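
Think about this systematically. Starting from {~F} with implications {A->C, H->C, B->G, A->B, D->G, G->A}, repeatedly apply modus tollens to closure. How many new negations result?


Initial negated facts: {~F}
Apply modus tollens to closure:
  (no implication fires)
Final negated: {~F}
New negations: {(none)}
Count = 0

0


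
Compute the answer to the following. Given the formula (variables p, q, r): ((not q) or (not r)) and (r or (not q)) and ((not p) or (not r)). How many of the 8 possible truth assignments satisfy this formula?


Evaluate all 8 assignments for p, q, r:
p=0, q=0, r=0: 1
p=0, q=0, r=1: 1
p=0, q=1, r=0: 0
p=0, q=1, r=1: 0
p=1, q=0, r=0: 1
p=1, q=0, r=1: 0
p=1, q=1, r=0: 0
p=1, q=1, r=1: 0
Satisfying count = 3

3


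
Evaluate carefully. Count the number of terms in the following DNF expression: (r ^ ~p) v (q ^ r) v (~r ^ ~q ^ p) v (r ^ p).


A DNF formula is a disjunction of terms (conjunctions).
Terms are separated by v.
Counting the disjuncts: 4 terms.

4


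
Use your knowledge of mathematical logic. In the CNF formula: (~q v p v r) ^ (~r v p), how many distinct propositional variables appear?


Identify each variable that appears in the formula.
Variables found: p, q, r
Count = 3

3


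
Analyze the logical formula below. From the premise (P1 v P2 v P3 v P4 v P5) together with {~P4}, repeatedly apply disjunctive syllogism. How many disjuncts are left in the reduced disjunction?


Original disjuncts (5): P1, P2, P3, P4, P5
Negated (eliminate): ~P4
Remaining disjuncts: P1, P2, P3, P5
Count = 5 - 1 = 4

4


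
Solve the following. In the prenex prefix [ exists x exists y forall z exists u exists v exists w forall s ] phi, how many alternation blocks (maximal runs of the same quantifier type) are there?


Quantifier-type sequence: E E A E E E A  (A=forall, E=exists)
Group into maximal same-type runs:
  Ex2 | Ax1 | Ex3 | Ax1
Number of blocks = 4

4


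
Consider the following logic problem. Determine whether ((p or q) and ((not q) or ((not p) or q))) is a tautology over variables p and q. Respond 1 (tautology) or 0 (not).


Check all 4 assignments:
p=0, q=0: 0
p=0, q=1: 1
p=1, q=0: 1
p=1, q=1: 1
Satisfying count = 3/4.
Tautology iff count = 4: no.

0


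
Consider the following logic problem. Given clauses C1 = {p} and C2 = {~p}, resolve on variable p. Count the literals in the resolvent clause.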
· · ·
» **Work order**
Copy out the data in full, exactly.

» **Solution**
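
Think about this systematically. Starting from {~F} with implications {A->C, H->C, B->G, A->B, D->G, G->A}, repeatedly apply modus tollens to closure. How many new negations result?


Initial negated facts: {~F}
Apply modus tollens to closure:
  (no implication fires)
Final negated: {~F}
New negations: {(none)}
Count = 0

0


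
Compute the answer to the following. Given the formula (variables p, q, r): ((not q) or (not r)) and (r or (not q)) and ((not p) or (not r)). How many of the 8 possible truth assignments satisfy this formula?


Evaluate all 8 assignments for p, q, r:
p=0, q=0, r=0: 1
p=0, q=0, r=1: 1
p=0, q=1, r=0: 0
p=0, q=1, r=1: 0
p=1, q=0, r=0: 1
p=1, q=0, r=1: 0
p=1, q=1, r=0: 0
p=1, q=1, r=1: 0
Satisfying count = 3

3


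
Evaluate carefully. Count the number of terms in the following DNF expression: (r ^ ~p) v (q ^ r) v (~r ^ ~q ^ p) v (r ^ p).


A DNF formula is a disjunction of terms (conjunctions).
Terms are separated by v.
Counting the disjuncts: 4 terms.

4


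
Use your knowledge of mathematical logic. In the CNF formula: (~q v p v r) ^ (~r v p), how many distinct propositional variables appear?


Identify each variable that appears in the formula.
Variables found: p, q, r
Count = 3

3


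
Analyze the logical formula below. From the premise (P1 v P2 v P3 v P4 v P5) together with {~P4}, repeatedly apply disjunctive syllogism. How many disjuncts are left in the reduced disjunction?


Original disjuncts (5): P1, P2, P3, P4, P5
Negated (eliminate): ~P4
Remaining disjuncts: P1, P2, P3, P5
Count = 5 - 1 = 4

4


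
Solve the following. In the prenex prefix [ exists x exists y forall z exists u exists v exists w forall s ] phi, how many alternation blocks (maximal runs of the same quantifier type) are there?


Quantifier-type sequence: E E A E E E A  (A=forall, E=exists)
Group into maximal same-type runs:
  Ex2 | Ax1 | Ex3 | Ax1
Number of blocks = 4

4


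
Consider the following logic problem. Determine whether ((p or q) and ((not q) or ((not p) or q))) is a tautology over variables p and q. Respond 1 (tautology) or 0 (not).


Check all 4 assignments:
p=0, q=0: 0
p=0, q=1: 1
p=1, q=0: 1
p=1, q=1: 1
Satisfying count = 3/4.
Tautology iff count = 4: no.

0


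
Consider the following logic problem. Given clauses C1 = {p} and C2 = {~p}, resolve on variable p. Count the literals in the resolvent clause.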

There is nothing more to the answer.